(Stored data entries)

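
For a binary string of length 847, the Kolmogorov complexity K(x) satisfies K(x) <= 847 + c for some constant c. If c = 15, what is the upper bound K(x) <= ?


K(x) <= |x| + c = 847 + 15 = 862

862


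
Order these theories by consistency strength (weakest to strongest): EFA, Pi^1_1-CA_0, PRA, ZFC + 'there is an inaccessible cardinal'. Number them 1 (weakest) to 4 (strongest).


Ordering by consistency strength:
1. EFA
2. PRA
3. Pi^1_1-CA_0
4. ZFC + 'there is an inaccessible cardinal'


EFA=1, Pi^1_1-CA_0=3, PRA=2, ZFC + 'there is an inaccessible cardinal'=4


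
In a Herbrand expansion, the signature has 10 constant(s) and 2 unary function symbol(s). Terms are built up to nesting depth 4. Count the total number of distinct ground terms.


Herbrand terms by depth:
Depth 0: 10 constants
Depth 1: 20 new terms (running total: 30)
Depth 2: 40 new terms (running total: 70)
Depth 3: 80 new terms (running total: 150)
Depth 4: 160 new terms (running total: 310)
Total distinct ground terms = 310

310


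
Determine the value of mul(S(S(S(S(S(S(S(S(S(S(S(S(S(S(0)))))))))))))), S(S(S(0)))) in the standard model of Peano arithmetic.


mul(S^14(0), S^3(0)):
S^14(0) = 14
S^3(0) = 3
14 * 3 = 42

42


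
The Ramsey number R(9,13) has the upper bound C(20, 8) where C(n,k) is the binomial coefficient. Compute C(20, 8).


R(9,13) <= C(9+13-2, 9-1) = C(20, 8)
C(20, 8) = 20! / (8! * 12!)
= 125970

125970


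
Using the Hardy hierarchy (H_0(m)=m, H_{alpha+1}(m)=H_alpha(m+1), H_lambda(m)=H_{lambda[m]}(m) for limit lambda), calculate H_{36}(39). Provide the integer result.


H_36(39):
For finite ordinals k, H_k(n) = n + k (each successor step adds 1).
H_36(39) = 39 + 36 = 75

75


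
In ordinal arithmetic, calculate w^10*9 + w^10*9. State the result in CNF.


Ordinal addition w^10*9 + w^10*9:
Both terms have the same exponent 10.
w^e*c + w^e*d = w^e*(c+d).
Result = w^10*(9+9) = w^10*18

w^10*18


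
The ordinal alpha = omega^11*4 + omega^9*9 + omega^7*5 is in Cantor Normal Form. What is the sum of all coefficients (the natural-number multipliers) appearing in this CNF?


CNF: omega^11*4 + omega^9*9 + omega^7*5
Coefficients: 4 + 9 + 5 = 18

18


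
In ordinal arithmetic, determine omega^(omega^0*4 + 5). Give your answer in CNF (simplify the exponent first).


omega^(omega^0*4 + 5):
omega^0 = 1, so the exponent is 4 + 5 = 9 (finite ordinal addition).
Result = omega^9, already a single CNF term.

omega^9


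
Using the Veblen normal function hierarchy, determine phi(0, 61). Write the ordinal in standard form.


phi(0, 61):
phi(0, beta) = omega^beta by definition.
phi(0, 61) = omega^61

omega^61


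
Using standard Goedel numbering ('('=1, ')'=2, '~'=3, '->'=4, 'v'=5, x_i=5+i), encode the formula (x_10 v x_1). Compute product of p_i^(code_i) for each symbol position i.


Formula: (x_10 v x_1)
Symbol codes: [1, 15, 5, 6, 2]
Primes: [2, 3, 5, 7, 11]
p_1^1 = 2^1 = 2
p_2^15 = 3^15 = 14348907
p_3^5 = 5^5 = 3125
p_4^6 = 7^6 = 117649
p_5^2 = 11^2 = 121
Product = 1276651760730018750

1276651760730018750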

Exercise. Every piece of the data must be set down exactly. Omit nothing.

Solution for this exercise.
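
For a binary string of length 847, the Kolmogorov complexity K(x) satisfies K(x) <= 847 + c for some constant c. If c = 15, what is the upper bound K(x) <= ?


K(x) <= |x| + c = 847 + 15 = 862

862


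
Order these theories by consistency strength (weakest to strongest): EFA, Pi^1_1-CA_0, PRA, ZFC + 'there is an inaccessible cardinal'. Number them 1 (weakest) to 4 (strongest).


Ordering by consistency strength:
1. EFA
2. PRA
3. Pi^1_1-CA_0
4. ZFC + 'there is an inaccessible cardinal'


EFA=1, Pi^1_1-CA_0=3, PRA=2, ZFC + 'there is an inaccessible cardinal'=4


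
In a Herbrand expansion, the signature has 10 constant(s) and 2 unary function symbol(s). Terms are built up to nesting depth 4. Count the total number of distinct ground terms.


Herbrand terms by depth:
Depth 0: 10 constants
Depth 1: 20 new terms (running total: 30)
Depth 2: 40 new terms (running total: 70)
Depth 3: 80 new terms (running total: 150)
Depth 4: 160 new terms (running total: 310)
Total distinct ground terms = 310

310


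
Determine the value of mul(S(S(S(S(S(S(S(S(S(S(S(S(S(S(0)))))))))))))), S(S(S(0)))) in the standard model of Peano arithmetic.


mul(S^14(0), S^3(0)):
S^14(0) = 14
S^3(0) = 3
14 * 3 = 42

42


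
The Ramsey number R(9,13) has the upper bound C(20, 8) where C(n,k) is the binomial coefficient. Compute C(20, 8).


R(9,13) <= C(9+13-2, 9-1) = C(20, 8)
C(20, 8) = 20! / (8! * 12!)
= 125970

125970


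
Using the Hardy hierarchy (H_0(m)=m, H_{alpha+1}(m)=H_alpha(m+1), H_lambda(m)=H_{lambda[m]}(m) for limit lambda), calculate H_{36}(39). Provide the integer result.


H_36(39):
For finite ordinals k, H_k(n) = n + k (each successor step adds 1).
H_36(39) = 39 + 36 = 75

75


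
In ordinal arithmetic, calculate w^10*9 + w^10*9. State the result in CNF.


Ordinal addition w^10*9 + w^10*9:
Both terms have the same exponent 10.
w^e*c + w^e*d = w^e*(c+d).
Result = w^10*(9+9) = w^10*18

w^10*18


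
The ordinal alpha = omega^11*4 + omega^9*9 + omega^7*5 is in Cantor Normal Form. What is the sum of all coefficients (the natural-number multipliers) appearing in this CNF?


CNF: omega^11*4 + omega^9*9 + omega^7*5
Coefficients: 4 + 9 + 5 = 18

18


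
In ordinal arithmetic, determine omega^(omega^0*4 + 5). Give your answer in CNF (simplify the exponent first).


omega^(omega^0*4 + 5):
omega^0 = 1, so the exponent is 4 + 5 = 9 (finite ordinal addition).
Result = omega^9, already a single CNF term.

omega^9


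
Using the Veblen normal function hierarchy, determine phi(0, 61). Write the ordinal in standard form.


phi(0, 61):
phi(0, beta) = omega^beta by definition.
phi(0, 61) = omega^61

omega^61


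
Using standard Goedel numbering ('('=1, ')'=2, '~'=3, '->'=4, 'v'=5, x_i=5+i), encode the formula (x_10 v x_1). Compute product of p_i^(code_i) for each symbol position i.


Formula: (x_10 v x_1)
Symbol codes: [1, 15, 5, 6, 2]
Primes: [2, 3, 5, 7, 11]
p_1^1 = 2^1 = 2
p_2^15 = 3^15 = 14348907
p_3^5 = 5^5 = 3125
p_4^6 = 7^6 = 117649
p_5^2 = 11^2 = 121
Product = 1276651760730018750

1276651760730018750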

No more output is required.